When a line of the entries contains "annum", please list that line.
Segment Start: DATA IN THIS EXERCISE
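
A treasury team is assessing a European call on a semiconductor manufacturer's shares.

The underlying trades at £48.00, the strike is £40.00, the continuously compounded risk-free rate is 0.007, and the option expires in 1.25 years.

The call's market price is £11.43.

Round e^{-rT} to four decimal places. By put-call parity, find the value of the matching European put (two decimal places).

£3.08

e^(−rT) = e^(−0.007·1.25) = 0.9913
Put-call parity: C − P = S − K·e^(−rT) = 48 − 40·0.9913 = 48 − 39.6520 = 8.3480
P = C − (C − P) = 11.43 − (8.3480) = 3.0820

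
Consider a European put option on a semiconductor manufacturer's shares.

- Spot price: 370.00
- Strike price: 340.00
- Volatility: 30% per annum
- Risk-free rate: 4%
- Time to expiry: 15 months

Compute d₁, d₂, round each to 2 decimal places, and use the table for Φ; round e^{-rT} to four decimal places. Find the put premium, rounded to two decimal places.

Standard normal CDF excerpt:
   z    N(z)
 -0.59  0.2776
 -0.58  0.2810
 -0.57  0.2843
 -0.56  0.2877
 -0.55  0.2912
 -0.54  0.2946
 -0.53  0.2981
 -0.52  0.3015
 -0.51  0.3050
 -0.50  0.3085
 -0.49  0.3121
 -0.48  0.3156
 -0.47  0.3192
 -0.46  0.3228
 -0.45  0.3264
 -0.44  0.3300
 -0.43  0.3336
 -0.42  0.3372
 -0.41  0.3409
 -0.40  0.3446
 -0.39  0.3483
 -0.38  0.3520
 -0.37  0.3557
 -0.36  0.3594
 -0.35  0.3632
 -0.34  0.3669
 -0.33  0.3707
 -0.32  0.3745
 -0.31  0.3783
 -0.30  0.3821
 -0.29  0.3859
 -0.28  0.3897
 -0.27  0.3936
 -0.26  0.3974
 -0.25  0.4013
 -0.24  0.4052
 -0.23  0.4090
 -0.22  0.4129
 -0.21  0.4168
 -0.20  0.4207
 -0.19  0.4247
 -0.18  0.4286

27.08

T = 1.25;  σ√T = 0.3354
d₁ = [ln(370/340) + (0.04 + 0.3²/2)·1.25] / 0.3354 = [0.0846 + 0.1062] / 0.3354 = 0.5689 which rounds to 0.57
d₂ = d₁ − σ√T = 0.5689 − 0.3354 = 0.2335 which rounds to 0.23
e^(−rT) = e^(−0.04·1.25) = 0.9512
N(−d₂) = N(-0.23) = 0.4090;  N(−d₁) = N(-0.57) = 0.2843
P = 340·0.9512·0.4090 − 370·0.2843 = 132.2739 − 105.1910 = 27.0829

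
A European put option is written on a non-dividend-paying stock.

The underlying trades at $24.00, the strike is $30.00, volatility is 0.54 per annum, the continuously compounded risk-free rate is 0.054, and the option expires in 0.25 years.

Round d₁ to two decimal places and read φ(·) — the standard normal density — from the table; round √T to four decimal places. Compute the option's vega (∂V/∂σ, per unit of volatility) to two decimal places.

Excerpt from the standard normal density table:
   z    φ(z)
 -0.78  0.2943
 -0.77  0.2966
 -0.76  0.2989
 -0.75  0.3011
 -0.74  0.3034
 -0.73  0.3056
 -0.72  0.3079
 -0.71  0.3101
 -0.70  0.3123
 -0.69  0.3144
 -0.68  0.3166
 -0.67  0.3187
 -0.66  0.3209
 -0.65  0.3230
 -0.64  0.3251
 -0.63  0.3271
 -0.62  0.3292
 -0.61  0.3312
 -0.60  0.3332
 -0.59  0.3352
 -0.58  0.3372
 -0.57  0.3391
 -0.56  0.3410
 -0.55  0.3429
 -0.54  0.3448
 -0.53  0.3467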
Segment End: DATA IN THIS EXERCISE
#### WRITTEN RESPONSE
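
- Volatility: 30% per annum
The underlying trades at $24.00, the strike is $30.00, volatility is 0.54 per annum, the continuously compounded risk-free rate is 0.054, and the option expires in 0.25 years.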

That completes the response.